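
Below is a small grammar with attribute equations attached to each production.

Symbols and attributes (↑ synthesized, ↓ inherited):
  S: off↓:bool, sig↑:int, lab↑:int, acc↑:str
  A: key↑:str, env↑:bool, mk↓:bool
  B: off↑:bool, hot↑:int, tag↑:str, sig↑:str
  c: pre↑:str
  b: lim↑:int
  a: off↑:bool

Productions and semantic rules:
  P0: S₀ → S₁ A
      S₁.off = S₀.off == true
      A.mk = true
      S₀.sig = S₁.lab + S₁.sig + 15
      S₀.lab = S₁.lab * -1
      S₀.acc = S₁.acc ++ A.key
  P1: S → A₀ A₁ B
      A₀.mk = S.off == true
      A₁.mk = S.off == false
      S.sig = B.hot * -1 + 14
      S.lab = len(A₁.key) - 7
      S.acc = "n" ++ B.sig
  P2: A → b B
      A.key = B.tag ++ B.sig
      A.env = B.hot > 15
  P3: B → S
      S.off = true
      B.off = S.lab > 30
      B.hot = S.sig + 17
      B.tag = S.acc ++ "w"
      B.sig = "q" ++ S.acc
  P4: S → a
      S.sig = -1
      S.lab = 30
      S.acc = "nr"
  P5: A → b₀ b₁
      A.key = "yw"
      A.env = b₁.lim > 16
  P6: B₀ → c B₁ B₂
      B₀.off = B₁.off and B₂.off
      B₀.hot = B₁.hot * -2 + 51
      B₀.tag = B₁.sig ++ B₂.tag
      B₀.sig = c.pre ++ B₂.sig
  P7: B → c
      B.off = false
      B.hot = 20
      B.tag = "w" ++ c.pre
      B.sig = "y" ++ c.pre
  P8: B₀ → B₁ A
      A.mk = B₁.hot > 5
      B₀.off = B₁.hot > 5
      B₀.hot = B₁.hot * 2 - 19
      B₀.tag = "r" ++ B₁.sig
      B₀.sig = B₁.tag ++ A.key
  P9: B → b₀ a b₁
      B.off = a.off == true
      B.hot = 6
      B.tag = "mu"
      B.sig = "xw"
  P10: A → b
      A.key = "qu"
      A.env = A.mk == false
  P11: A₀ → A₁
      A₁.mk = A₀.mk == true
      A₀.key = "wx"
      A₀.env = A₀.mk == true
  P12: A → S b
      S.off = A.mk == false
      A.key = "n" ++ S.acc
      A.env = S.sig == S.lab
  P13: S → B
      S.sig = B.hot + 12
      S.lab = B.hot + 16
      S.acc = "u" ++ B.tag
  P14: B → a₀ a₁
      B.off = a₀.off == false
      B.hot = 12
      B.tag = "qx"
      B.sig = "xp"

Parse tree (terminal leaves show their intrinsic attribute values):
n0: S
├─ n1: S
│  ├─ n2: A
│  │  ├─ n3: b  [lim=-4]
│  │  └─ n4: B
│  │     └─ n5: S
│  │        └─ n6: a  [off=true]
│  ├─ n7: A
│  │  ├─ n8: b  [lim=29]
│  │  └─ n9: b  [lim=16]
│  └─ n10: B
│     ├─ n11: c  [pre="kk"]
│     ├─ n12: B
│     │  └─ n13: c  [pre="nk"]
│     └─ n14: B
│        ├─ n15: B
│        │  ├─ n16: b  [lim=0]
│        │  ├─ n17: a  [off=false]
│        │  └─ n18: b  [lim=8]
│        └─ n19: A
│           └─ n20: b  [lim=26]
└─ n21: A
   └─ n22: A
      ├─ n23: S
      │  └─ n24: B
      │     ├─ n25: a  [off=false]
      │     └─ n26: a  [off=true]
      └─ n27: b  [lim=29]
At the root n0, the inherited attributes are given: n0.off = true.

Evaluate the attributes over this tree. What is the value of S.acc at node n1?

"nkkmuqu"

1. n0.off = true  [given at root]
2. n1.off = true  [S₀.off == true]
3. n2.mk = true  [S.off == true]
4. n3.lim = -4  [terminal]
5. n5.off = true  [true]
6. n6.off = true  [terminal]
7. n5.sig = -1  [-1]
8. n5.lab = 30  [30]
9. n5.acc = "nr"  ["nr"]
10. n4.off = false  [S.lab > 30]
11. n4.hot = 16  [S.sig + 17]
12. n4.tag = "nrw"  [S.acc ++ "w"]
13. n4.sig = "qnr"  ["q" ++ S.acc]
14. n2.key = "nrwqnr"  [B.tag ++ B.sig]
15. n2.env = true  [B.hot > 15]
16. n7.mk = false  [S.off == false]
17. n8.lim = 29  [terminal]
18. n9.lim = 16  [terminal]
19. n7.key = "yw"  ["yw"]
20. n7.env = false  [b₁.lim > 16]
21. n11.pre = "kk"  [terminal]
22. n13.pre = "nk"  [terminal]
23. n12.off = false  [false]
24. n12.hot = 20  [20]
25. n12.tag = "wnk"  ["w" ++ c.pre]
26. n12.sig = "ynk"  ["y" ++ c.pre]
27. n16.lim = 0  [terminal]
28. n17.off = false  [terminal]
29. n18.lim = 8  [terminal]
30. n15.off = false  [a.off == true]
31. n15.hot = 6  [6]
32. n15.tag = "mu"  ["mu"]
33. n15.sig = "xw"  ["xw"]
34. n19.mk = true  [B₁.hot > 5]
35. n20.lim = 26  [terminal]
36. n19.key = "qu"  ["qu"]
37. n19.env = false  [A.mk == false]
38. n14.off = true  [B₁.hot > 5]
39. n14.hot = -7  [B₁.hot * 2 - 19]
40. n14.tag = "rxw"  ["r" ++ B₁.sig]
41. n14.sig = "muqu"  [B₁.tag ++ A.key]
42. n10.off = false  [B₁.off and B₂.off]
43. n10.hot = 11  [B₁.hot * -2 + 51]
44. n10.tag = "ynkrxw"  [B₁.sig ++ B₂.tag]
45. n10.sig = "kkmuqu"  [c.pre ++ B₂.sig]
46. n1.sig = 3  [B.hot * -1 + 14]
47. n1.lab = -5  [len(A₁.key) - 7]
48. n1.acc = "nkkmuqu"  ["n" ++ B.sig]
49. n21.mk = true  [true]
50. n22.mk = true  [A₀.mk == true]
51. n23.off = false  [A.mk == false]
52. n25.off = false  [terminal]
53. n26.off = true  [terminal]
54. n24.off = true  [a₀.off == false]
55. n24.hot = 12  [12]
56. n24.tag = "qx"  ["qx"]
57. n24.sig = "xp"  ["xp"]
58. n23.sig = 24  [B.hot + 12]
59. n23.lab = 28  [B.hot + 16]
60. n23.acc = "uqx"  ["u" ++ B.tag]
61. n27.lim = 29  [terminal]
62. n22.key = "nuqx"  ["n" ++ S.acc]
63. n22.env = false  [S.sig == S.lab]
64. n21.key = "wx"  ["wx"]
65. n21.env = true  [A₀.mk == true]
66. n0.sig = 13  [S₁.lab + S₁.sig + 15]
67. n0.lab = 5  [S₁.lab * -1]
68. n0.acc = "nkkmuquwx"  [S₁.acc ++ A.key]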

### [WHAT YOU WILL DO]
The answer must be the full data, repeated word for word.

### [RESULT]
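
Below is a small grammar with attribute equations attached to each production.

Symbols and attributes (↑ synthesized, ↓ inherited):
  S: off↓:bool, sig↑:int, lab↑:int, acc↑:str
  A: key↑:str, env↑:bool, mk↓:bool
  B: off↑:bool, hot↑:int, tag↑:str, sig↑:str
  c: pre↑:str
  b: lim↑:int
  a: off↑:bool

Productions and semantic rules:
  P0: S₀ → S₁ A
      S₁.off = S₀.off == true
      A.mk = true
      S₀.sig = S₁.lab + S₁.sig + 15
      S₀.lab = S₁.lab * -1
      S₀.acc = S₁.acc ++ A.key
  P1: S → A₀ A₁ B
      A₀.mk = S.off == true
      A₁.mk = S.off == false
      S.sig = B.hot * -1 + 14
      S.lab = len(A₁.key) - 7
      S.acc = "n" ++ B.sig
  P2: A → b B
      A.key = B.tag ++ B.sig
      A.env = B.hot > 15
  P3: B → S
      S.off = true
      B.off = S.lab > 30
      B.hot = S.sig + 17
      B.tag = S.acc ++ "w"
      B.sig = "q" ++ S.acc
  P4: S → a
      S.sig = -1
      S.lab = 30
      S.acc = "nr"
  P5: A → b₀ b₁
      A.key = "yw"
      A.env = b₁.lim > 16
  P6: B₀ → c B₁ B₂
      B₀.off = B₁.off and B₂.off
      B₀.hot = B₁.hot * -2 + 51
      B₀.tag = B₁.sig ++ B₂.tag
      B₀.sig = c.pre ++ B₂.sig
  P7: B → c
      B.off = false
      B.hot = 20
      B.tag = "w" ++ c.pre
      B.sig = "y" ++ c.pre
  P8: B₀ → B₁ A
      A.mk = B₁.hot > 5
      B₀.off = B₁.hot > 5
      B₀.hot = B₁.hot * 2 - 19
      B₀.tag = "r" ++ B₁.sig
      B₀.sig = B₁.tag ++ A.key
  P9: B → b₀ a b₁
      B.off = a.off == true
      B.hot = 6
      B.tag = "mu"
      B.sig = "xw"
  P10: A → b
      A.key = "qu"
      A.env = A.mk == false
  P11: A₀ → A₁
      A₁.mk = A₀.mk == true
      A₀.key = "wx"
      A₀.env = A₀.mk == true
  P12: A → S b
      S.off = A.mk == false
      A.key = "n" ++ S.acc
      A.env = S.sig == S.lab
  P13: S → B
      S.sig = B.hot + 12
      S.lab = B.hot + 16
      S.acc = "u" ++ B.tag
  P14: B → a₀ a₁
      B.off = a₀.off == false
      B.hot = 12
      B.tag = "qx"
      B.sig = "xp"

Parse tree (terminal leaves show their intrinsic attribute values):
n0: S
├─ n1: S
│  ├─ n2: A
│  │  ├─ n3: b  [lim=-4]
│  │  └─ n4: B
│  │     └─ n5: S
│  │        └─ n6: a  [off=true]
│  ├─ n7: A
│  │  ├─ n8: b  [lim=29]
│  │  └─ n9: b  [lim=16]
│  └─ n10: B
│     ├─ n11: c  [pre="kk"]
│     ├─ n12: B
│     │  └─ n13: c  [pre="nk"]
│     └─ n14: B
│        ├─ n15: B
│        │  ├─ n16: b  [lim=0]
│        │  ├─ n17: a  [off=false]
│        │  └─ n18: b  [lim=8]
│        └─ n19: A
│           └─ n20: b  [lim=26]
└─ n21: A
   └─ n22: A
      ├─ n23: S
      │  └─ n24: B
      │     ├─ n25: a  [off=false]
      │     └─ n26: a  [off=true]
      └─ n27: b  [lim=29]
At the root n0, the inherited attributes are given: n0.off = true.

Evaluate the attributes over this tree. What is the value of S.acc at node n1?

"nkkmuqu"

1. n0.off = true  [given at root]
2. n1.off = true  [S₀.off == true]
3. n2.mk = true  [S.off == true]
4. n3.lim = -4  [terminal]
5. n5.off = true  [true]
6. n6.off = true  [terminal]
7. n5.sig = -1  [-1]
8. n5.lab = 30  [30]
9. n5.acc = "nr"  ["nr"]
10. n4.off = false  [S.lab > 30]
11. n4.hot = 16  [S.sig + 17]
12. n4.tag = "nrw"  [S.acc ++ "w"]
13. n4.sig = "qnr"  ["q" ++ S.acc]
14. n2.key = "nrwqnr"  [B.tag ++ B.sig]
15. n2.env = true  [B.hot > 15]
16. n7.mk = false  [S.off == false]
17. n8.lim = 29  [terminal]
18. n9.lim = 16  [terminal]
19. n7.key = "yw"  ["yw"]
20. n7.env = false  [b₁.lim > 16]
21. n11.pre = "kk"  [terminal]
22. n13.pre = "nk"  [terminal]
23. n12.off = false  [false]
24. n12.hot = 20  [20]
25. n12.tag = "wnk"  ["w" ++ c.pre]
26. n12.sig = "ynk"  ["y" ++ c.pre]
27. n16.lim = 0  [terminal]
28. n17.off = false  [terminal]
29. n18.lim = 8  [terminal]
30. n15.off = false  [a.off == true]
31. n15.hot = 6  [6]
32. n15.tag = "mu"  ["mu"]
33. n15.sig = "xw"  ["xw"]
34. n19.mk = true  [B₁.hot > 5]
35. n20.lim = 26  [terminal]
36. n19.key = "qu"  ["qu"]
37. n19.env = false  [A.mk == false]
38. n14.off = true  [B₁.hot > 5]
39. n14.hot = -7  [B₁.hot * 2 - 19]
40. n14.tag = "rxw"  ["r" ++ B₁.sig]
41. n14.sig = "muqu"  [B₁.tag ++ A.key]
42. n10.off = false  [B₁.off and B₂.off]
43. n10.hot = 11  [B₁.hot * -2 + 51]
44. n10.tag = "ynkrxw"  [B₁.sig ++ B₂.tag]
45. n10.sig = "kkmuqu"  [c.pre ++ B₂.sig]
46. n1.sig = 3  [B.hot * -1 + 14]
47. n1.lab = -5  [len(A₁.key) - 7]
48. n1.acc = "nkkmuqu"  ["n" ++ B.sig]
49. n21.mk = true  [true]
50. n22.mk = true  [A₀.mk == true]
51. n23.off = false  [A.mk == false]
52. n25.off = false  [terminal]
53. n26.off = true  [terminal]
54. n24.off = true  [a₀.off == false]
55. n24.hot = 12  [12]
56. n24.tag = "qx"  ["qx"]
57. n24.sig = "xp"  ["xp"]
58. n23.sig = 24  [B.hot + 12]
59. n23.lab = 28  [B.hot + 16]
60. n23.acc = "uqx"  ["u" ++ B.tag]
61. n27.lim = 29  [terminal]
62. n22.key = "nuqx"  ["n" ++ S.acc]
63. n22.env = false  [S.sig == S.lab]
64. n21.key = "wx"  ["wx"]
65. n21.env = true  [A₀.mk == true]
66. n0.sig = 13  [S₁.lab + S₁.sig + 15]
67. n0.lab = 5  [S₁.lab * -1]
68. n0.acc = "nkkmuquwx"  [S₁.acc ++ A.key]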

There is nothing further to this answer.